Pull every line containing "either" from the listing below.

+++++

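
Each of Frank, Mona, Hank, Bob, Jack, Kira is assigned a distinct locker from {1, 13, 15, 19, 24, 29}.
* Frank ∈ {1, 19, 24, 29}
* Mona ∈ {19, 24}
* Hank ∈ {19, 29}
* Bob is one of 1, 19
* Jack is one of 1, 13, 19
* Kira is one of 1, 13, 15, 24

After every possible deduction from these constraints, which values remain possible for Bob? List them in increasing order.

The 6 variables together cover exactly {1, 13, 15, 19, 24, 29} — 6 values for 6 variables — and 15 appears only in Kira's list, so Kira = 15.
The 5 still-open variables draw from only 5 values {1, 13, 19, 24, 29}, so each is used; only Jack can be 13, hence Jack = 13.
No further eliminations apply; Bob can still be any of 1, 19.

1, 19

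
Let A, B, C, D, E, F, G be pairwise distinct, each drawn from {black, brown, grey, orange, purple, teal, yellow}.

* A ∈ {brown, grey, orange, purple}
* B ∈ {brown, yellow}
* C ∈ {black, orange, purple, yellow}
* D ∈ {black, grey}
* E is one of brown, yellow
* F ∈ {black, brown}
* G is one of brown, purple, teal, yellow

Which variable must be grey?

The 7 variables draw from only 7 values {black, brown, grey, orange, purple, teal, yellow}, so each is used; only G can be teal, hence G = teal.
B and E between them cover only {brown, yellow} — a naked pair. Remove those values from A, C, F.
That leaves F = black. Remove black from C, D.
So grey goes to D.

D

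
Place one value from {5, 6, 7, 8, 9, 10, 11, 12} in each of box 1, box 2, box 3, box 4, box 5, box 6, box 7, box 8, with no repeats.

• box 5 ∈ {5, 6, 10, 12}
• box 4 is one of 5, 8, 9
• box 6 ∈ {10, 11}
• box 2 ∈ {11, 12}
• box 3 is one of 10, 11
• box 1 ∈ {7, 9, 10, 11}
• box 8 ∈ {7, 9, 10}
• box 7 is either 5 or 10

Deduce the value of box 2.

The 8 variables draw from only 8 values {5, 6, 7, 8, 9, 10, 11, 12}, so each is used; only box 5 can be 6, hence box 5 = 6.
The 7 still-open variables draw from only 7 values {5, 7, 8, 9, 10, 11, 12}, so each is used; only box 4 can be 8, hence box 4 = 8.
Among the 6 still-open variables, 5 fits only box 7 (and all 6 values in {5, 7, 9, 10, 11, 12} must be used), so box 7 = 5.
The 5 still-open variables together cover exactly {7, 9, 10, 11, 12} — 5 values for 5 variables — and 12 appears only in box 2's list, so box 2 = 12.

12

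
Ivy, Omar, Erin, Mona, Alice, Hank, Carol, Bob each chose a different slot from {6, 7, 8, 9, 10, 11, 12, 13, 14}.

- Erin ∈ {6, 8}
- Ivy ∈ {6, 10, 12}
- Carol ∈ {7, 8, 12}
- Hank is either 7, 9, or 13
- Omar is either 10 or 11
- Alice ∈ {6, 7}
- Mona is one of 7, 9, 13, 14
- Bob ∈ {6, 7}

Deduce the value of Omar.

11

Alice and Bob between them cover only {6, 7} — a naked pair. Remove those values from Ivy, Erin, Mona, Hank, Carol.
Erin's domain is down to {8}, so Erin = 8. Strike 8 from Carol.
Carol has just one choice, so Carol = 12. So Ivy can't be 12.
Ivy has just one choice, so Ivy = 10. Remove 10 from Omar.
So Omar = 11.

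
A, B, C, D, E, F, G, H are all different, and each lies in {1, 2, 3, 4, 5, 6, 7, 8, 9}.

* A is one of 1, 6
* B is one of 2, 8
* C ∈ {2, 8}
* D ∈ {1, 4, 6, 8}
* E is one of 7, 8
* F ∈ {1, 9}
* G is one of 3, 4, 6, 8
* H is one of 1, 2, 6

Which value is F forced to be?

9

Among the 8 variables, 3 fits only G (and all 8 values in {1, 2, 3, 4, 6, 7, 8, 9} must be used), so G = 3.
The 7 still-open variables together cover exactly {1, 2, 4, 6, 7, 8, 9} — 7 values for 7 variables — and 4 appears only in D's list, so D = 4.
Among the 6 still-open variables, 7 fits only E (and all 6 values in {1, 2, 6, 7, 8, 9} must be used), so E = 7.
Among the 5 still-open variables, 9 fits only F (and all 5 values in {1, 2, 6, 8, 9} must be used), so F = 9.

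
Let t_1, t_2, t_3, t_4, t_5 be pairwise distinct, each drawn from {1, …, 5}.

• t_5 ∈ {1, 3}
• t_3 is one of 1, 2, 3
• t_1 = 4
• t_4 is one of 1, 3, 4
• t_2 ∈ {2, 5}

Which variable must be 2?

t_3

t_1's domain is down to {4}, so t_1 = 4. Strike 4 from t_4.
The 4 still-open variables together cover exactly {1, 2, 3, 5} — 4 values for 4 variables — and 5 appears only in t_2's list, so t_2 = 5.
Among the 3 still-open variables, 2 fits only t_3 (and all 3 values in {1, 2, 3} must be used), so t_3 = 2.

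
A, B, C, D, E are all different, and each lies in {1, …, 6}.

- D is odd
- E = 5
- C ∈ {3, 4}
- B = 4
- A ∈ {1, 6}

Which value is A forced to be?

B has just one choice, so B = 4. Remove 4 from C.
C's domain is down to {3}, so C = 3. So D can't be 3.
E's domain is down to {5}, so E = 5. Remove 5 from D.
D's domain is down to {1}, so D = 1. Strike 1 from A.
So A = 6.

6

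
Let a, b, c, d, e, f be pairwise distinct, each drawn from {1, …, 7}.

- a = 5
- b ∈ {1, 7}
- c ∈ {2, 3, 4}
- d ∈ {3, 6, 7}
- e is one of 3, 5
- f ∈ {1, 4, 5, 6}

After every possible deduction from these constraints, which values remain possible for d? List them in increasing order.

a must be 5 (only option left). So e, f can't be 5.
e must be 3 (only option left). So c, d can't be 3.
No further eliminations apply; d can still be any of 6, 7.

6, 7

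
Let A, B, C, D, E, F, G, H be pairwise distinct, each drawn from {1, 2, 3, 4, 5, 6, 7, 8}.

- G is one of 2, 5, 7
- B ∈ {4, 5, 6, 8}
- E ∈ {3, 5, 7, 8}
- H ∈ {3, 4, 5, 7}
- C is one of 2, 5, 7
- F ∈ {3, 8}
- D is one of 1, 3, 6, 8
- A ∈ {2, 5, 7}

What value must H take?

4

Among the 8 variables, 1 fits only D (and all 8 values in {1, 2, 3, 4, 5, 6, 7, 8} must be used), so D = 1.
Among the 7 still-open variables, 6 fits only B (and all 7 values in {2, 3, 4, 5, 6, 7, 8} must be used), so B = 6.
The 6 still-open variables together cover exactly {2, 3, 4, 5, 7, 8} — 6 values for 6 variables — and 4 appears only in H's list, so H = 4.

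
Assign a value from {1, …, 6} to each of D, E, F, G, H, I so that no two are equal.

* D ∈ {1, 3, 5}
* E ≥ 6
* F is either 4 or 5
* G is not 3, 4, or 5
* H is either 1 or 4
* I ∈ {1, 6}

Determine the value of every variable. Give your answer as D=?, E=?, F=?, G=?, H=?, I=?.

D=3, E=6, F=5, G=2, H=4, I=1

E has just one choice, so E = 6. Remove 6 from G, I.
I must be 1 (only option left). So D, G, H can't be 1.
G's domain is down to {2}, so G = 2.
H's domain is down to {4}, so H = 4. Remove 4 from F.
F has just one choice, so F = 5. Remove 5 from D.
D has just one choice, so D = 3.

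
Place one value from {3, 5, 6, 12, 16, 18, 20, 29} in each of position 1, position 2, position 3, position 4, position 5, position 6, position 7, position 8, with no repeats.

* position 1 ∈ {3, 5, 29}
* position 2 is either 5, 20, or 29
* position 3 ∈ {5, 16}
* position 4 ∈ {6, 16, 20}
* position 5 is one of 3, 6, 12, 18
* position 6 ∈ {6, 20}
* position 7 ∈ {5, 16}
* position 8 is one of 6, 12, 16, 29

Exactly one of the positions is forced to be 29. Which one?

position 2

The 8 variables draw from only 8 values {3, 5, 6, 12, 16, 18, 20, 29}, so each is used; only position 5 can be 18, hence position 5 = 18.
Among the 7 still-open variables, 3 fits only position 1 (and all 7 values in {3, 5, 6, 12, 16, 20, 29} must be used), so position 1 = 3.
The 6 still-open variables draw from only 6 values {5, 6, 12, 16, 20, 29}, so each is used; only position 8 can be 12, hence position 8 = 12.
Among the 5 still-open variables, 29 fits only position 2 (and all 5 values in {5, 6, 16, 20, 29} must be used), so position 2 = 29.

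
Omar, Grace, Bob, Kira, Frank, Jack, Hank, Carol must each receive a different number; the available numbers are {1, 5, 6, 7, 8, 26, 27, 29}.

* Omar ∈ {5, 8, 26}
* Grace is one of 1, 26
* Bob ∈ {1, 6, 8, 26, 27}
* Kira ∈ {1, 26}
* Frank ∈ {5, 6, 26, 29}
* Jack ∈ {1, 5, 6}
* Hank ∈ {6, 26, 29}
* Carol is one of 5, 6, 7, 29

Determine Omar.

The 8 variables draw from only 8 values {1, 5, 6, 7, 8, 26, 27, 29}, so each is used; only Carol can be 7, hence Carol = 7.
The 7 still-open variables draw from only 7 values {1, 5, 6, 8, 26, 27, 29}, so each is used; only Bob can be 27, hence Bob = 27.
Among the 6 still-open variables, 8 fits only Omar (and all 6 values in {1, 5, 6, 8, 26, 29} must be used), so Omar = 8.

8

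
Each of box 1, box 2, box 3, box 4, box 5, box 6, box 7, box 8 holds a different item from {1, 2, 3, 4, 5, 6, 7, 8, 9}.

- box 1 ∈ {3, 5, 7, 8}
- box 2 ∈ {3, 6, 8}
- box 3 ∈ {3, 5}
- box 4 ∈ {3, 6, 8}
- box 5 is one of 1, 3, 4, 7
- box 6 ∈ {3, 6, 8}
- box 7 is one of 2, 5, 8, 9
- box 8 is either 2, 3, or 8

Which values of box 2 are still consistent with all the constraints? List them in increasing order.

box 2, box 4, box 6 share exactly the 3 values {3, 6, 8}; by pigeonhole those values go to them, so strike 3, 6, 8 from box 1, box 3, box 5, box 7, box 8.
box 3 must be 5 (only option left). Eliminate 5 elsewhere: box 1, box 7.
That leaves box 8 = 2. Strike 2 from box 7.
box 1's domain is down to {7}, so box 1 = 7. Remove 7 from box 5.
box 7 has just one choice, so box 7 = 9.
No further eliminations apply; box 2 can still be any of 3, 6, 8.

3, 6, 8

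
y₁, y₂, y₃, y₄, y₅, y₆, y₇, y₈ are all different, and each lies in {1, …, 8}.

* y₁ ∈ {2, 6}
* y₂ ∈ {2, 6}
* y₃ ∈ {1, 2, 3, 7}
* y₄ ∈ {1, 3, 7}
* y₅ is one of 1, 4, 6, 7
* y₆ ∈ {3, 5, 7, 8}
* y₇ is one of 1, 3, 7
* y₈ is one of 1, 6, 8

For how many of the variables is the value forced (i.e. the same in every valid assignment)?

Among the 8 variables, 4 fits only y₅ (and all 8 values in {1, 2, 3, 4, 5, 6, 7, 8} must be used), so y₅ = 4.
Among the 7 still-open variables, 5 fits only y₆ (and all 7 values in {1, 2, 3, 5, 6, 7, 8} must be used), so y₆ = 5.
The 6 still-open variables draw from only 6 values {1, 2, 3, 6, 7, 8}, so each is used; only y₈ can be 8, hence y₈ = 8.
y₁ and y₂ between them cover only {2, 6} — a naked pair. Remove those values from y₃.
Determined: y₅=4, y₆=5, y₈=8. The other variables each still have more than one consistent value. That makes 3.

3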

+++++

* Response to the exercise:
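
• box 7 is either 5 or 10
- Hank is either 7, 9, or 13
- Omar is either 10 or 11
* F is either 4 or 5
* H is either 1 or 4
* position 2 is either 5, 20, or 29
- box 8 is either 2, 3, or 8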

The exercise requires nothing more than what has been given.